SUPPLIED ENTRIES

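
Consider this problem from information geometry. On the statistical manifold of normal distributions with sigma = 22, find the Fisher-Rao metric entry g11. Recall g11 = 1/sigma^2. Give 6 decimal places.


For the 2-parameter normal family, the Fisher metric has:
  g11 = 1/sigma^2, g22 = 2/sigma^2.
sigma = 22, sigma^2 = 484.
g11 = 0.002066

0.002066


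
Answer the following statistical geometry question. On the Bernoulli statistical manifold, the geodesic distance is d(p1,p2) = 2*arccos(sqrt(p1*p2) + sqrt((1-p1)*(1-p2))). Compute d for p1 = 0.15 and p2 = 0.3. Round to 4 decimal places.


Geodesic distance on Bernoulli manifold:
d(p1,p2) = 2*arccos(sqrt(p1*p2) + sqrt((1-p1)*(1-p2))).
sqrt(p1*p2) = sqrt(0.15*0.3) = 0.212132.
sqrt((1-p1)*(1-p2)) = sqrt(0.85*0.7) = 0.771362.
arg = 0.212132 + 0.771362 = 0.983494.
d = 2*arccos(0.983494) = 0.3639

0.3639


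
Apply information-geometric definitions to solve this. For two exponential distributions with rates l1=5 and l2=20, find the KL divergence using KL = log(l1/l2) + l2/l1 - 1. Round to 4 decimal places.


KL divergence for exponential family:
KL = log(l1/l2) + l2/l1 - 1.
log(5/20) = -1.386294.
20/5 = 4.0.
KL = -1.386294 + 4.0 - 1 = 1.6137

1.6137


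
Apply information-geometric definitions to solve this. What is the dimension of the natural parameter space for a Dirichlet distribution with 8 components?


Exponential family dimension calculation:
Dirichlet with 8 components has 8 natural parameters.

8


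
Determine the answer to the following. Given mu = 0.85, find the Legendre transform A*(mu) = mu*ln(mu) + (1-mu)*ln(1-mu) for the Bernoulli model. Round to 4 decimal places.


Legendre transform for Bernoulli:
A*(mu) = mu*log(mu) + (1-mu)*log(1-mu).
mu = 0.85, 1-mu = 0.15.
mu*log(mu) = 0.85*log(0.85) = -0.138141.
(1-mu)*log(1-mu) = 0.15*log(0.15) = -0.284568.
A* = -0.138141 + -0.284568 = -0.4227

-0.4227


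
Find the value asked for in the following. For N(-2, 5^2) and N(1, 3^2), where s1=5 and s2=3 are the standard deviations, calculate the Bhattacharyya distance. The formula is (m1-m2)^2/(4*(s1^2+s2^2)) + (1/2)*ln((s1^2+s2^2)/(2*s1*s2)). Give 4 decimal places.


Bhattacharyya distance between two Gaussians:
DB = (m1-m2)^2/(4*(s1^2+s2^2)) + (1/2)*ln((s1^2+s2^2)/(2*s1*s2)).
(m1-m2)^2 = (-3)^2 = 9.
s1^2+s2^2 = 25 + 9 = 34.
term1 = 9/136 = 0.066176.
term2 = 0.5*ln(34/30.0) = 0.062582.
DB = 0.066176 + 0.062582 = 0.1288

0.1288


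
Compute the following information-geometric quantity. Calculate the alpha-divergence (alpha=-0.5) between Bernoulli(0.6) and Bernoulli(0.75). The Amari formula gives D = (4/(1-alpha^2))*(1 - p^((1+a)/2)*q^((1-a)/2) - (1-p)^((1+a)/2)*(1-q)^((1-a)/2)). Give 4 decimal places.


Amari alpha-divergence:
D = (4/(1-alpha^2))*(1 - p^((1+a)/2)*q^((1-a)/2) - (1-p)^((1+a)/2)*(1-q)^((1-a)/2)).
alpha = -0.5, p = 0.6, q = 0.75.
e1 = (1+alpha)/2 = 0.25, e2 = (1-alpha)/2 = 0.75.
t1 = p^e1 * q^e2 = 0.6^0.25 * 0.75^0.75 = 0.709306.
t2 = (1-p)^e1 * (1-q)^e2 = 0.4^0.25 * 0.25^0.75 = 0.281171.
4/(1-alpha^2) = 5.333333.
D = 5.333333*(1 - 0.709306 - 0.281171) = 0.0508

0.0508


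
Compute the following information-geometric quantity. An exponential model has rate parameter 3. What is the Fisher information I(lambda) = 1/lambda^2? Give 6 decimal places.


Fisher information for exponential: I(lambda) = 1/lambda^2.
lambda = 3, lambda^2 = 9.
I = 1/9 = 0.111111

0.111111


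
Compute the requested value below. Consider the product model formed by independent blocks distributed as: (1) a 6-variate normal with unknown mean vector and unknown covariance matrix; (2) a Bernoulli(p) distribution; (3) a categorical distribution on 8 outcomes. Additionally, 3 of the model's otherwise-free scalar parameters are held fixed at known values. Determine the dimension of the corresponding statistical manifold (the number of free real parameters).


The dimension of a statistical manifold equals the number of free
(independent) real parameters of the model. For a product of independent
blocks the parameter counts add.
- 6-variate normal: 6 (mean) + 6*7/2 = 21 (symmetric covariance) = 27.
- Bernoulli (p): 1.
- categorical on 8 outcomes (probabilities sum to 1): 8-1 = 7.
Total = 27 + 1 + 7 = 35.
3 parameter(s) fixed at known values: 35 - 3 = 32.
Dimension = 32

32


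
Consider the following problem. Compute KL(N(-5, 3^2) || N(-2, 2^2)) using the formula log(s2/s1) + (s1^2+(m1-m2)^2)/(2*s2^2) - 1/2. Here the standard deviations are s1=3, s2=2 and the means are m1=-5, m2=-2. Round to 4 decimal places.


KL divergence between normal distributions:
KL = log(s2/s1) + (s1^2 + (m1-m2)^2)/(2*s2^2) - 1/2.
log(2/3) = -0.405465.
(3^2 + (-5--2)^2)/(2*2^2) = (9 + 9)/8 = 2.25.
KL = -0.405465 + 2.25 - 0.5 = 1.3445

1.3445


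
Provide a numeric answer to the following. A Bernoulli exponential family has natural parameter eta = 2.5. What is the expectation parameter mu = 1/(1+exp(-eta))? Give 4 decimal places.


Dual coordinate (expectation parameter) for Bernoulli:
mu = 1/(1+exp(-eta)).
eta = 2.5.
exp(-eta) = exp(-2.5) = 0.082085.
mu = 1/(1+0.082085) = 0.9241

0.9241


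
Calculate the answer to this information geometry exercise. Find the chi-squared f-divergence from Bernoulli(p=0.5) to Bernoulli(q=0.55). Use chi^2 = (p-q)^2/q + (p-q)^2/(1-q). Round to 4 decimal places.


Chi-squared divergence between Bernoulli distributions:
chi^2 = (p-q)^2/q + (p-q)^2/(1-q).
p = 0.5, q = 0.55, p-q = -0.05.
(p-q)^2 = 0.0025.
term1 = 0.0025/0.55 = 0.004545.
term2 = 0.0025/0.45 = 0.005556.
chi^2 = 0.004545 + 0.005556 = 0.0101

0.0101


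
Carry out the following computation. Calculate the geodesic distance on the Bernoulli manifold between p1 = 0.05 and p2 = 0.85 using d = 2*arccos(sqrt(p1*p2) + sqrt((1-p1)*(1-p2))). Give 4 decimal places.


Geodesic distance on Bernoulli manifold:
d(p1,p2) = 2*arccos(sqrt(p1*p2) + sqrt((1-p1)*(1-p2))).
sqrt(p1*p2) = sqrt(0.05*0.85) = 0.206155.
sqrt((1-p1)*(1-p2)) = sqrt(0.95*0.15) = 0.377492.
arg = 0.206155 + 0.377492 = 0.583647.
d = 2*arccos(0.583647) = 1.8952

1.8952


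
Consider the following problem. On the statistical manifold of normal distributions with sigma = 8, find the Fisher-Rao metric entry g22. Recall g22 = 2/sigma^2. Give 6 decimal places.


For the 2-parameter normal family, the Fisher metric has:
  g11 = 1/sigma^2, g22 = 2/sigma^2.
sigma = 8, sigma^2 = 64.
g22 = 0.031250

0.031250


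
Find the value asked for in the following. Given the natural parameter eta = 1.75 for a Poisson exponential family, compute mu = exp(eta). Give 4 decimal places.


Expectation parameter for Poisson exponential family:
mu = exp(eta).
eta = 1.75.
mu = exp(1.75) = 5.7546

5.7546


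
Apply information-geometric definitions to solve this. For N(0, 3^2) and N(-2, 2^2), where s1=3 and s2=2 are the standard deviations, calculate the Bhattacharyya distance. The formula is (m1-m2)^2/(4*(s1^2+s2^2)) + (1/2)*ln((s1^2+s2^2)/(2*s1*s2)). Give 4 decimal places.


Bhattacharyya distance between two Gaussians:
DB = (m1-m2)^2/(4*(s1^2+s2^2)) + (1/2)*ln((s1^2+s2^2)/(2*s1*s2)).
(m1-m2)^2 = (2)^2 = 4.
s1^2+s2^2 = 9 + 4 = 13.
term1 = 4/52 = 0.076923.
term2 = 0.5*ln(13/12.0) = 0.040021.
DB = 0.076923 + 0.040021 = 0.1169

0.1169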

WHAT THIS TASK INVOLVES
Using the entries above, give again each line from the one containing "For N(0, 3^2)" through the last line, exactly and only those.

RESPONSE BOX
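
Apply information-geometric definitions to solve this. For N(0, 3^2) and N(-2, 2^2), where s1=3 and s2=2 are the standard deviations, calculate the Bhattacharyya distance. The formula is (m1-m2)^2/(4*(s1^2+s2^2)) + (1/2)*ln((s1^2+s2^2)/(2*s1*s2)). Give 4 decimal places.


Bhattacharyya distance between two Gaussians:
DB = (m1-m2)^2/(4*(s1^2+s2^2)) + (1/2)*ln((s1^2+s2^2)/(2*s1*s2)).
(m1-m2)^2 = (2)^2 = 4.
s1^2+s2^2 = 9 + 4 = 13.
term1 = 4/52 = 0.076923.
term2 = 0.5*ln(13/12.0) = 0.040021.
DB = 0.076923 + 0.040021 = 0.1169

0.1169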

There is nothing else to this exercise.